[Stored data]
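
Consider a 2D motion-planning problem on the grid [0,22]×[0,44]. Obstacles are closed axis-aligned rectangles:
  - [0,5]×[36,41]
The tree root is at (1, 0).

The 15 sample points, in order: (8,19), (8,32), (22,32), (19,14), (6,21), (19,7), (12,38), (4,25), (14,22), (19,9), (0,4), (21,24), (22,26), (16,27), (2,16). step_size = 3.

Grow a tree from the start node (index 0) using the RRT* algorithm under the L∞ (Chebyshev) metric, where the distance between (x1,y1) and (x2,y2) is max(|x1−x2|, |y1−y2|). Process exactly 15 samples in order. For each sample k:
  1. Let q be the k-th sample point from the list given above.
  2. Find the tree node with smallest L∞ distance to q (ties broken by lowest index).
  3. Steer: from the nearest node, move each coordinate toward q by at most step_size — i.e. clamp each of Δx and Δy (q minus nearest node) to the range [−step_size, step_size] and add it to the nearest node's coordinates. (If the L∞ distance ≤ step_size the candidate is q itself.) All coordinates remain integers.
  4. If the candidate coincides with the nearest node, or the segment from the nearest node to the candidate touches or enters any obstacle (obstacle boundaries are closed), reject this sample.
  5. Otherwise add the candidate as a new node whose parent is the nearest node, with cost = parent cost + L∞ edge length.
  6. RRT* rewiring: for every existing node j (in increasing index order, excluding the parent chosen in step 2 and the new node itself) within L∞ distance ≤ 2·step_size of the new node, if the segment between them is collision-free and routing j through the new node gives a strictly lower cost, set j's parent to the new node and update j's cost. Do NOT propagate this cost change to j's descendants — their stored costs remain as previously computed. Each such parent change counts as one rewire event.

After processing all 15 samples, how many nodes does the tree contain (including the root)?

Node count: 16

1. q=(8,19) nearest=0 d=19 new=(4,3) → add node 1 parent=0 cost=3
2. q=(8,32) nearest=1 d=29 new=(7,6) → add node 2 parent=1 cost=6
3. q=(22,32) nearest=2 d=26 new=(10,9) → add node 3 parent=2 cost=9
4. q=(19,14) nearest=3 d=9 new=(13,12) → add node 4 parent=3 cost=12
5. q=(6,21) nearest=4 d=9 new=(10,15) → add node 5 parent=4 cost=15
6. q=(19,7) nearest=4 d=6 new=(16,9) → add node 6 parent=4 cost=15
7. q=(12,38) nearest=5 d=23 new=(12,18) → add node 7 parent=5 cost=18
8. q=(4,25) nearest=7 d=8 new=(9,21) → add node 8 parent=7 cost=21
9. q=(14,22) nearest=7 d=4 new=(14,21) → add node 9 parent=7 cost=21
10. q=(19,9) nearest=6 d=3 new=(19,9) → add node 10 parent=6 cost=18
11. q=(0,4) nearest=0 d=4 new=(0,3) → add node 11 parent=0 cost=3
12. q=(21,24) nearest=9 d=7 new=(17,24) → add node 12 parent=9 cost=24
13. q=(22,26) nearest=12 d=5 new=(20,26) → add node 13 parent=12 cost=27
14. q=(16,27) nearest=12 d=3 new=(16,27) → add node 14 parent=12 cost=27
15. q=(2,16) nearest=8 d=7 new=(6,18) → add node 15 parent=8 cost=24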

ASSIGNED TASK
Working from the records above, write out verbatim only the lines from the line containing "4. If the candidate" through the line containing "5. Otherwise add".

WRITTEN ANSWER
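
  4. If the candidate coincides with the nearest node, or the segment from the nearest node to the candidate touches or enters any obstacle (obstacle boundaries are closed), reject this sample.
  5. Otherwise add the candidate as a new node whose parent is the nearest node, with cost = parent cost + L∞ edge length.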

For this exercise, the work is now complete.